** Problem **
There is material below. Print exactly the lines starting at the line with "Quinn: Grace" and ending at the line with "The kinship ties", ends included, and no others.

#### Data for this task

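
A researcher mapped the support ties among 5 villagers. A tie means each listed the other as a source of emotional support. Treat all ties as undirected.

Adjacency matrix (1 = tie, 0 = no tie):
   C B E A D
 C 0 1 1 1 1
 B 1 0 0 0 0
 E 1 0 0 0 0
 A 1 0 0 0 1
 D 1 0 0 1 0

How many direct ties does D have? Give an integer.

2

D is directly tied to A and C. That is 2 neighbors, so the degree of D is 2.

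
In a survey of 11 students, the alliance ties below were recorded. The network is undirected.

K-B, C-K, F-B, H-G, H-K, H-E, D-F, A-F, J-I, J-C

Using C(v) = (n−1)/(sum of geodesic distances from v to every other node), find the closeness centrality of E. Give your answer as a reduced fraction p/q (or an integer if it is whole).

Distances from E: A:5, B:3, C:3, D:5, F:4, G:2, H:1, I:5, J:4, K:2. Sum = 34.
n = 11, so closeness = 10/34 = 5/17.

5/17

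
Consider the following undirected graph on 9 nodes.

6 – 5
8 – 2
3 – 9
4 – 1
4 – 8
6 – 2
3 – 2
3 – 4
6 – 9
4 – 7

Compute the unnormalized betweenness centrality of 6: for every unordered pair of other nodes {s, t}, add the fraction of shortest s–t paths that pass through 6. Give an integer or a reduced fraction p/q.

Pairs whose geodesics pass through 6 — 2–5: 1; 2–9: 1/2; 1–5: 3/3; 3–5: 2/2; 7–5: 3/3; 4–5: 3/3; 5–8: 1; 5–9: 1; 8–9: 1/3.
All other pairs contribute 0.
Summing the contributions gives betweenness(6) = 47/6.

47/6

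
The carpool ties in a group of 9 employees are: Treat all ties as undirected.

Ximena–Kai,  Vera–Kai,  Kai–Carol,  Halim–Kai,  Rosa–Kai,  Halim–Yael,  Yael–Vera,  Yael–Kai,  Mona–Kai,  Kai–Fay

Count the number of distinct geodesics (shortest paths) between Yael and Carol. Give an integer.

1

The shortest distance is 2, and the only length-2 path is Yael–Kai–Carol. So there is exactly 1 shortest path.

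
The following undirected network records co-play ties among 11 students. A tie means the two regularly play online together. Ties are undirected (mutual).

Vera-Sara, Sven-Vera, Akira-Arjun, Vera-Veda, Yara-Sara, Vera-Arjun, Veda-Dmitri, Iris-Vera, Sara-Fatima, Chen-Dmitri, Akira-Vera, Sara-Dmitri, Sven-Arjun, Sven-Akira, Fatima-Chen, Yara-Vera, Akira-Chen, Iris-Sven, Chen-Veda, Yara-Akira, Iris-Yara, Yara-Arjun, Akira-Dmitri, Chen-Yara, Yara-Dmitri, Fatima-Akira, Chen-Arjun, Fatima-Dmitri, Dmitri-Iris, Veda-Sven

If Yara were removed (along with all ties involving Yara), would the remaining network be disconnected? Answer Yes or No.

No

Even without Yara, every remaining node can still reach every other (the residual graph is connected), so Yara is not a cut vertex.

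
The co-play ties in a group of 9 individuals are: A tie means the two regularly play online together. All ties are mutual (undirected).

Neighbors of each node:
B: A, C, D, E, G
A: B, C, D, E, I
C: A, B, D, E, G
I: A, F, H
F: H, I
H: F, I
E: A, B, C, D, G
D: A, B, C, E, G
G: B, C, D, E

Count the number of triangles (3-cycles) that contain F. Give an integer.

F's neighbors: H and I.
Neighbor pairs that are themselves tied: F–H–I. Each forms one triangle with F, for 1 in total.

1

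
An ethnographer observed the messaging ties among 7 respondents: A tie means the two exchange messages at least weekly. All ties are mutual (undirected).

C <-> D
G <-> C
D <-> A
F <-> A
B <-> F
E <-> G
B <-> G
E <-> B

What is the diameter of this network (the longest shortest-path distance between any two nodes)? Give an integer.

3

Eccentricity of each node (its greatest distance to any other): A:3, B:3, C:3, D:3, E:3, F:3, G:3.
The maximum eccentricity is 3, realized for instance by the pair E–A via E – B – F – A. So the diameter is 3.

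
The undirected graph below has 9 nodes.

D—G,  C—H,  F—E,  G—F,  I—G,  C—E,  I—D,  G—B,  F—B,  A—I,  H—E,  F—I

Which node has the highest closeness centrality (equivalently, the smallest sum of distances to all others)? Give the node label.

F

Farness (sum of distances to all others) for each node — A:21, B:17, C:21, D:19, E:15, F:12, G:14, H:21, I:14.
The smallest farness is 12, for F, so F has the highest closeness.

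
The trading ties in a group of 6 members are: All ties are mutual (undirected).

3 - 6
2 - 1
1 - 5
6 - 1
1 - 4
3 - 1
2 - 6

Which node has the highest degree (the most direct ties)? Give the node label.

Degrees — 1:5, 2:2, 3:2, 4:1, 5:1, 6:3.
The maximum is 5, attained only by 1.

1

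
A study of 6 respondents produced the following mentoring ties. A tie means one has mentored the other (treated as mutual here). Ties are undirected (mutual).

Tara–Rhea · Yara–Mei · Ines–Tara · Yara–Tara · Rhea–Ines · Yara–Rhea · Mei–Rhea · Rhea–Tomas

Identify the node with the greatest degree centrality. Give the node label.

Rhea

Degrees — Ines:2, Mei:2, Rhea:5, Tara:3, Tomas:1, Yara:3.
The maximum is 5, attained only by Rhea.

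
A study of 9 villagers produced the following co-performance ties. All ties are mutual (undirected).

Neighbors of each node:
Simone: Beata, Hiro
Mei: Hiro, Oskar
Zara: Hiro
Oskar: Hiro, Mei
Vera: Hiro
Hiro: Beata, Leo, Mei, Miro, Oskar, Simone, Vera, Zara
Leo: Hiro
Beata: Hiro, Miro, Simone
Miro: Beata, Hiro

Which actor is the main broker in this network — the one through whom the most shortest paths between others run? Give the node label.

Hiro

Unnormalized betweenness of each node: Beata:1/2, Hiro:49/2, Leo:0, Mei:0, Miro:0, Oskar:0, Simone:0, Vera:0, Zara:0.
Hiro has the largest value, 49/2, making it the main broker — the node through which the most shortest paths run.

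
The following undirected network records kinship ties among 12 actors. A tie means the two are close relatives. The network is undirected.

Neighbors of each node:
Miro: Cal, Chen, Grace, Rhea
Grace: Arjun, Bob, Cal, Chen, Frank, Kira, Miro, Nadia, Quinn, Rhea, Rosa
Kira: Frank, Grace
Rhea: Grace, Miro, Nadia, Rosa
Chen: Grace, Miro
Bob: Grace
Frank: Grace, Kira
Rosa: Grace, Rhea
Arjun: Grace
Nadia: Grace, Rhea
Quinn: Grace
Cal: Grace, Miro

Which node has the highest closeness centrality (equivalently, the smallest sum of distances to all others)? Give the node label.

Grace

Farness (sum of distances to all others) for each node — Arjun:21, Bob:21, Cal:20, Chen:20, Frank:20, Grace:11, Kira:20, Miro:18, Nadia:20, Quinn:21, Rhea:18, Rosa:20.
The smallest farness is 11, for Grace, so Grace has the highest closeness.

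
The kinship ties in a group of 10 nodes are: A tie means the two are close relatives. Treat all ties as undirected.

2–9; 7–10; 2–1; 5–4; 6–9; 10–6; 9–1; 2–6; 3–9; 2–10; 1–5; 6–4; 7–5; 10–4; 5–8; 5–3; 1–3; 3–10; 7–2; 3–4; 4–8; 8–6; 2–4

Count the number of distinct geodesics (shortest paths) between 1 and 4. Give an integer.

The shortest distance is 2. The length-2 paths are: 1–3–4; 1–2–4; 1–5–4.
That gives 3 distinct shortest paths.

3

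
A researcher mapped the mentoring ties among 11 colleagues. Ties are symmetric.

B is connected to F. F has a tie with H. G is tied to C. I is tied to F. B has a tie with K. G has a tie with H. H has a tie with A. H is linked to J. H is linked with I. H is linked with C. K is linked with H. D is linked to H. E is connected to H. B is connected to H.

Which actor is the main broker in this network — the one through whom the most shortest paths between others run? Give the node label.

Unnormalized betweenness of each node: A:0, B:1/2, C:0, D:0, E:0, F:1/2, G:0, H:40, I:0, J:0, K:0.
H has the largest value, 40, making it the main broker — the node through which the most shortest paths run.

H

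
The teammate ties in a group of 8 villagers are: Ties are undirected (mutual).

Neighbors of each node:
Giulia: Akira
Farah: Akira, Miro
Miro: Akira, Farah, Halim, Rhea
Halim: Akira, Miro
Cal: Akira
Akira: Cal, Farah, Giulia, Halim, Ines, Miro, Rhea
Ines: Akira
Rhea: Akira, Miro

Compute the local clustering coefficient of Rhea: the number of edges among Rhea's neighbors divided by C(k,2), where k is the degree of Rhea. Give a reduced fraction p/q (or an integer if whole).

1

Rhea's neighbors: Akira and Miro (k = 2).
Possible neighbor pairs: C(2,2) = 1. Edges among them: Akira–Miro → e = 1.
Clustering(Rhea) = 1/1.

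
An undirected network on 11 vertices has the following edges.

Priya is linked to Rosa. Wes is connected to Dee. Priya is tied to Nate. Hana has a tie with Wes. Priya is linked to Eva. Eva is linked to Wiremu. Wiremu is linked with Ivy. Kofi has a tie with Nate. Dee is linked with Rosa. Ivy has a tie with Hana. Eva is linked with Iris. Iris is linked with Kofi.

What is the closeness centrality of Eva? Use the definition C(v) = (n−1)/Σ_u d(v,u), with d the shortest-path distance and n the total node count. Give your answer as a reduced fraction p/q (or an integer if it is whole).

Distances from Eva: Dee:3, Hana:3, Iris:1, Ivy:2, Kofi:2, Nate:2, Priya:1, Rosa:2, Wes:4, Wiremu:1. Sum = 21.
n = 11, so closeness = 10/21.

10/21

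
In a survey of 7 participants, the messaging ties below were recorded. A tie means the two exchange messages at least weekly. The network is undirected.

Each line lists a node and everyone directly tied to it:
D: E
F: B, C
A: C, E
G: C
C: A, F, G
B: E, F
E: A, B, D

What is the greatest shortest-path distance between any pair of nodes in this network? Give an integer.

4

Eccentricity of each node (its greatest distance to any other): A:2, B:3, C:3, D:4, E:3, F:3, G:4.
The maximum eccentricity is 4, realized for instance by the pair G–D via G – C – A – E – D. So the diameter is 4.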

########

** Exercise result **
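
Quinn: Grace
Cal: Grace, Miro

Which node has the highest closeness centrality (equivalently, the smallest sum of distances to all others)? Give the node label.

Grace

Farness (sum of distances to all others) for each node — Arjun:21, Bob:21, Cal:20, Chen:20, Frank:20, Grace:11, Kira:20, Miro:18, Nadia:20, Quinn:21, Rhea:18, Rosa:20.
The smallest farness is 11, for Grace, so Grace has the highest closeness.

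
The kinship ties in a group of 10 nodes are: A tie means the two are close relatives. Treat all ties as undirected.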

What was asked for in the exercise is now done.